> _WORK TO COMPLETE_: Print the data that follows without changing a single word.

> _Extracted records_:
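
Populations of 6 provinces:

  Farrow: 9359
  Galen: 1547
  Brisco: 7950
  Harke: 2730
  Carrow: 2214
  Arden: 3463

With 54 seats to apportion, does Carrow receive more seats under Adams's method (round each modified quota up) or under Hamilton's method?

Adams

Adams: Farrow 18, Galen 3, Brisco 15, Harke 6, Carrow 5, Arden 7.
Hamilton: Farrow 19, Galen 3, Brisco 16, Harke 5, Carrow 4, Arden 7.
Carrow gets 5 under Adams and 4 under Hamilton.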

> _TASK RESPONSE_:
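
Populations of 6 provinces:

  Farrow: 9359
  Galen: 1547
  Brisco: 7950
  Harke: 2730
  Carrow: 2214
  Arden: 3463

With 54 seats to apportion, does Carrow receive more seats under Adams's method (round each modified quota up) or under Hamilton's method?

Adams

Adams: Farrow 18, Galen 3, Brisco 15, Harke 6, Carrow 5, Arden 7.
Hamilton: Farrow 19, Galen 3, Brisco 16, Harke 5, Carrow 4, Arden 7.
Carrow gets 5 under Adams and 4 under Hamilton.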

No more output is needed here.